*PROBLEM TO SOLVE*: Look below for the lines from the one with "step 5: leader → (-68.000, -110.000, -36.000°), clutch" to the one with "step 6: leader → (-43.000, -92.000, 8.000°), clutch", and copy exactly those lines, both ends included.

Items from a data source
• • • • • • •
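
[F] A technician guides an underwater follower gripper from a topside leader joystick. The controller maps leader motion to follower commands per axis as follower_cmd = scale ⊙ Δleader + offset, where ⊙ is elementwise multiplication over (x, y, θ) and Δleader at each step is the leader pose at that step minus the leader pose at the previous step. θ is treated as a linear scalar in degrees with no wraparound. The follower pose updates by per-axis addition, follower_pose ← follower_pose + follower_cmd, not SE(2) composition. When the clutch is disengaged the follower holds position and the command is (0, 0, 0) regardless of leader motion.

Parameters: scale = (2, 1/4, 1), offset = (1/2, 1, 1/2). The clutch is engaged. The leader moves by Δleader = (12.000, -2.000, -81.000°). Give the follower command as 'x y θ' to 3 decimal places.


axis x: 2·12.000 + 1/2 = 24.500
axis y: 1/4·-2.000 + 1 = 0.500
axis θ: 1·-81.000 + 1/2 = -80.500

24.500 0.500 -80.500


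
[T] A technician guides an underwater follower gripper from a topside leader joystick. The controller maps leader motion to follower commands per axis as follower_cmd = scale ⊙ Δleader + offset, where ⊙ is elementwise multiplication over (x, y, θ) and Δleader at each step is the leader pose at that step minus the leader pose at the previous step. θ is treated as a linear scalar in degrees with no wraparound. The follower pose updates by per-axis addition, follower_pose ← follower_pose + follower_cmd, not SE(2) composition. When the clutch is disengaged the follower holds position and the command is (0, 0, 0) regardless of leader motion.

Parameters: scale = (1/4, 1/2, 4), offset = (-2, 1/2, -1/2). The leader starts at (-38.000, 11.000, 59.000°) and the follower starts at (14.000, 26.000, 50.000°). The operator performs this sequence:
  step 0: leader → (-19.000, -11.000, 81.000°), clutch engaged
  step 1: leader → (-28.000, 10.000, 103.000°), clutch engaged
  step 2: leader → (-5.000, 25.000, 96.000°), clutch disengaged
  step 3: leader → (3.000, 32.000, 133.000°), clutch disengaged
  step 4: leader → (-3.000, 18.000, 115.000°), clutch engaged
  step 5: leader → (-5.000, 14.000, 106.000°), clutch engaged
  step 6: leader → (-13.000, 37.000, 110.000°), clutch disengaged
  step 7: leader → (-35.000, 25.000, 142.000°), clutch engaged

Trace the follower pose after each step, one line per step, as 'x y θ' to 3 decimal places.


step 0: Δleader=(19.000, -22.000, 22.000°), engaged; cmd=(2.750, -10.500, 87.500°) → follower=(16.750, 15.500, 137.500°)
step 1: Δleader=(-9.000, 21.000, 22.000°), engaged; cmd=(-4.250, 11.000, 87.500°) → follower=(12.500, 26.500, 225.000°)
step 2: Δleader=(23.000, 15.000, -7.000°), disengaged; cmd=(0,0,0) → follower holds at (12.500, 26.500, 225.000°)
step 3: Δleader=(8.000, 7.000, 37.000°), disengaged; cmd=(0,0,0) → follower holds at (12.500, 26.500, 225.000°)
step 4: Δleader=(-6.000, -14.000, -18.000°), engaged; cmd=(-3.500, -6.500, -72.500°) → follower=(9.000, 20.000, 152.500°)
step 5: Δleader=(-2.000, -4.000, -9.000°), engaged; cmd=(-2.500, -1.500, -36.500°) → follower=(6.500, 18.500, 116.000°)
step 6: Δleader=(-8.000, 23.000, 4.000°), disengaged; cmd=(0,0,0) → follower holds at (6.500, 18.500, 116.000°)
step 7: Δleader=(-22.000, -12.000, 32.000°), engaged; cmd=(-7.500, -5.500, 127.500°) → follower=(-1.000, 13.000, 243.500°)

16.750 15.500 137.500
12.500 26.500 225.000
12.500 26.500 225.000
12.500 26.500 225.000
9.000 20.000 152.500
6.500 18.500 116.000
6.500 18.500 116.000
-1.000 13.000 243.500


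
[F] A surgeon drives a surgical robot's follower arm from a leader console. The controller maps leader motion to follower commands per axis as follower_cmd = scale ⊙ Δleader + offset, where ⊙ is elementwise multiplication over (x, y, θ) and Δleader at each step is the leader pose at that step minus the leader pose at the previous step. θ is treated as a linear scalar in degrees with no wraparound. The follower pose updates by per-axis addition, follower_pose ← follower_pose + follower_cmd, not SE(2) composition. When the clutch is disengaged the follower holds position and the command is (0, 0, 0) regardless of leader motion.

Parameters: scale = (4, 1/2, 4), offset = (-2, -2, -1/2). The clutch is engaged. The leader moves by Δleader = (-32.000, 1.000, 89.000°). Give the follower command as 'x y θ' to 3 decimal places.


axis x: 4·-32.000 + -2 = -130.000
axis y: 1/2·1.000 + -2 = -1.500
axis θ: 4·89.000 + -1/2 = 355.500

-130.000 -1.500 355.500


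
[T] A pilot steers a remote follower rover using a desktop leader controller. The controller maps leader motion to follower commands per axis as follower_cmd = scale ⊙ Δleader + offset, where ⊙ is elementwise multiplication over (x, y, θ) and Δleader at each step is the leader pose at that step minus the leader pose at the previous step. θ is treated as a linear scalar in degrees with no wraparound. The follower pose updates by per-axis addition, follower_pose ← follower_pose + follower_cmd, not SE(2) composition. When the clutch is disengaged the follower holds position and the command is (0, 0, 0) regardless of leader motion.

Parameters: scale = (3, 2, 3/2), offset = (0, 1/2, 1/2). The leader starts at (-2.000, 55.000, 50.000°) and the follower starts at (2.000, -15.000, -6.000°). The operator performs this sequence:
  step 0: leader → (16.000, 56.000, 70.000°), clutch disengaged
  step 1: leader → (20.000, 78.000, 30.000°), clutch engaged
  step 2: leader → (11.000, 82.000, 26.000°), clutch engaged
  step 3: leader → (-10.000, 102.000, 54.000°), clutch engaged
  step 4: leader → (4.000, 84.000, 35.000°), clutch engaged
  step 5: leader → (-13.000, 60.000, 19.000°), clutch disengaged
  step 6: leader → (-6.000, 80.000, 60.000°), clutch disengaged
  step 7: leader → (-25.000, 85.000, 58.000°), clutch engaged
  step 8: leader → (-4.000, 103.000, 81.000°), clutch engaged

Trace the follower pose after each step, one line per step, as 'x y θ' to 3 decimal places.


2.000 -15.000 -6.000
14.000 29.500 -65.500
-13.000 38.000 -71.000
-76.000 78.500 -28.500
-34.000 43.000 -56.500
-34.000 43.000 -56.500
-34.000 43.000 -56.500
-91.000 53.500 -59.000
-28.000 90.000 -24.000

step 0: Δleader=(18.000, 1.000, 20.000°), disengaged; cmd=(0,0,0) → follower holds at (2.000, -15.000, -6.000°)
step 1: Δleader=(4.000, 22.000, -40.000°), engaged; cmd=(12.000, 44.500, -59.500°) → follower=(14.000, 29.500, -65.500°)
step 2: Δleader=(-9.000, 4.000, -4.000°), engaged; cmd=(-27.000, 8.500, -5.500°) → follower=(-13.000, 38.000, -71.000°)
step 3: Δleader=(-21.000, 20.000, 28.000°), engaged; cmd=(-63.000, 40.500, 42.500°) → follower=(-76.000, 78.500, -28.500°)
step 4: Δleader=(14.000, -18.000, -19.000°), engaged; cmd=(42.000, -35.500, -28.000°) → follower=(-34.000, 43.000, -56.500°)
step 5: Δleader=(-17.000, -24.000, -16.000°), disengaged; cmd=(0,0,0) → follower holds at (-34.000, 43.000, -56.500°)
step 6: Δleader=(7.000, 20.000, 41.000°), disengaged; cmd=(0,0,0) → follower holds at (-34.000, 43.000, -56.500°)
step 7: Δleader=(-19.000, 5.000, -2.000°), engaged; cmd=(-57.000, 10.500, -2.500°) → follower=(-91.000, 53.500, -59.000°)
step 8: Δleader=(21.000, 18.000, 23.000°), engaged; cmd=(63.000, 36.500, 35.000°) → follower=(-28.000, 90.000, -24.000°)


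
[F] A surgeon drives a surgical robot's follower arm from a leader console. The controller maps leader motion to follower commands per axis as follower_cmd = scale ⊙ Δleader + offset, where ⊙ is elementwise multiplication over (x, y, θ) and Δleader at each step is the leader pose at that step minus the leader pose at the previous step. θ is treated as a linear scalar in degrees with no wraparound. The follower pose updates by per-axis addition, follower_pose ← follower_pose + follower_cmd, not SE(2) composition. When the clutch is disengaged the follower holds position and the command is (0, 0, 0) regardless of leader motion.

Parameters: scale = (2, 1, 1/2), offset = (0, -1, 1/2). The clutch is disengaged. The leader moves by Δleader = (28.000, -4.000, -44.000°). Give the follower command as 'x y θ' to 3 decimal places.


clutch disengaged → follower holds; cmd = (0, 0, 0)

0.000 0.000 0.000


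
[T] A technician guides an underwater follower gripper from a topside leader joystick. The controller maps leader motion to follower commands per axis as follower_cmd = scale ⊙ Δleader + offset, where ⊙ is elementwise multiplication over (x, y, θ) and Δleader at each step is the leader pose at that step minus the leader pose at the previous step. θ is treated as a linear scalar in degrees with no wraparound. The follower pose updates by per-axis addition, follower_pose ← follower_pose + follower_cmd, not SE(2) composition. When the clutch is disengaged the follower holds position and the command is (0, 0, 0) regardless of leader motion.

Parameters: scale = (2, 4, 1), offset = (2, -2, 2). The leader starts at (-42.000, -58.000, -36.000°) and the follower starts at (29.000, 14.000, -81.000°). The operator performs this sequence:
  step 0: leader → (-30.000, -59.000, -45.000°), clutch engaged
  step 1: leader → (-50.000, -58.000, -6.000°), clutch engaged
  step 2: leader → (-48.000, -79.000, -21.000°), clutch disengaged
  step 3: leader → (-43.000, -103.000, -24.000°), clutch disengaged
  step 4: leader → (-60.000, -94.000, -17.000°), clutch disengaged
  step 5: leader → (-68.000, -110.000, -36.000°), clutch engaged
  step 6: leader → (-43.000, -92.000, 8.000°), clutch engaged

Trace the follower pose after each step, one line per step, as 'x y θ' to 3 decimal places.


55.000 8.000 -88.000
17.000 10.000 -47.000
17.000 10.000 -47.000
17.000 10.000 -47.000
17.000 10.000 -47.000
3.000 -56.000 -64.000
55.000 14.000 -18.000

step 0: Δleader=(12.000, -1.000, -9.000°), engaged; cmd=(26.000, -6.000, -7.000°) → follower=(55.000, 8.000, -88.000°)
step 1: Δleader=(-20.000, 1.000, 39.000°), engaged; cmd=(-38.000, 2.000, 41.000°) → follower=(17.000, 10.000, -47.000°)
step 2: Δleader=(2.000, -21.000, -15.000°), disengaged; cmd=(0,0,0) → follower holds at (17.000, 10.000, -47.000°)
step 3: Δleader=(5.000, -24.000, -3.000°), disengaged; cmd=(0,0,0) → follower holds at (17.000, 10.000, -47.000°)
step 4: Δleader=(-17.000, 9.000, 7.000°), disengaged; cmd=(0,0,0) → follower holds at (17.000, 10.000, -47.000°)
step 5: Δleader=(-8.000, -16.000, -19.000°), engaged; cmd=(-14.000, -66.000, -17.000°) → follower=(3.000, -56.000, -64.000°)
step 6: Δleader=(25.000, 18.000, 44.000°), engaged; cmd=(52.000, 70.000, 46.000°) → follower=(55.000, 14.000, -18.000°)


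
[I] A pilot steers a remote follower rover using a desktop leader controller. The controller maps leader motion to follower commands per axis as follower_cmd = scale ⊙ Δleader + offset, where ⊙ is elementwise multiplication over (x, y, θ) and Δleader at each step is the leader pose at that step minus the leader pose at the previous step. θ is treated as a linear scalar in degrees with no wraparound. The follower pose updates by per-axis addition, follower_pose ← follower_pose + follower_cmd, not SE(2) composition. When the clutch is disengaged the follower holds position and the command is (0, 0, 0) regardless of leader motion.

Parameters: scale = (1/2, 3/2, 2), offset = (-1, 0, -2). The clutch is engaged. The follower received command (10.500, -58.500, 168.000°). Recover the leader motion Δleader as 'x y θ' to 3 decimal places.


23.000 -39.000 85.000

axis x: (10.500 − -1) / (1/2) = 23.000
axis y: (-58.500 − 0) / (3/2) = -39.000
axis θ: (168.000 − -2) / (2) = 85.000


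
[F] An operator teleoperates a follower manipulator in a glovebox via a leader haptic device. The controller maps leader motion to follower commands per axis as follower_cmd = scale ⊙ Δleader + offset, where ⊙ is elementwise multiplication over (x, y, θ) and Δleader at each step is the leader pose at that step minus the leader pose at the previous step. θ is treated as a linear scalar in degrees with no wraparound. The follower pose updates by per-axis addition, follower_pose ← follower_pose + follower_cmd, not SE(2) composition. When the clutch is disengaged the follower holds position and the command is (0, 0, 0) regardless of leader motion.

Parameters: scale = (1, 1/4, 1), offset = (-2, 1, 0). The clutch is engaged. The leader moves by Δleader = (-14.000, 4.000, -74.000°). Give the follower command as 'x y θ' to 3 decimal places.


axis x: 1·-14.000 + -2 = -16.000
axis y: 1/4·4.000 + 1 = 2.000
axis θ: 1·-74.000 + 0 = -74.000

-16.000 2.000 -74.000


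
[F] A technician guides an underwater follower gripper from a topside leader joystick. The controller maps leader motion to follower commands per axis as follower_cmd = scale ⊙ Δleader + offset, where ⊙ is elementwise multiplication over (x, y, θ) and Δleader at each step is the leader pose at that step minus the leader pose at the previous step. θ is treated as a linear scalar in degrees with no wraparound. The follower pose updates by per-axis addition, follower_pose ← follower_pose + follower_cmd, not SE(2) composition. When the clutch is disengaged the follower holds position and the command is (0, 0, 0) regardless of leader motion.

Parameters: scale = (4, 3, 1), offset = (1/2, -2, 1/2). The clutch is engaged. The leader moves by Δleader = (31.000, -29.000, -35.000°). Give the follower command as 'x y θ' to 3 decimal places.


axis x: 4·31.000 + 1/2 = 124.500
axis y: 3·-29.000 + -2 = -89.000
axis θ: 1·-35.000 + 1/2 = -34.500

124.500 -89.000 -34.500


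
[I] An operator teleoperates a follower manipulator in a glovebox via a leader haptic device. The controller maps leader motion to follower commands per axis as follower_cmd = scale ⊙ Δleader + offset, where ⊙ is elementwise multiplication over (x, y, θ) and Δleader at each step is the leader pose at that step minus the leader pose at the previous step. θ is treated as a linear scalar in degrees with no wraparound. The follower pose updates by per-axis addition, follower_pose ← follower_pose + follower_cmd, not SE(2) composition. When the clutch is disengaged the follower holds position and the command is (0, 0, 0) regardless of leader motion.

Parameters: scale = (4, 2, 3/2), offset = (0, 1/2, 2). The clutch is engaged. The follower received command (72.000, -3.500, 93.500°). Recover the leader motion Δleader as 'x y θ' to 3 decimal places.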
• • • • • • •
*FINISHED EXERCISE*:
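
  step 5: leader → (-68.000, -110.000, -36.000°), clutch engaged
  step 6: leader → (-43.000, -92.000, 8.000°), clutch engaged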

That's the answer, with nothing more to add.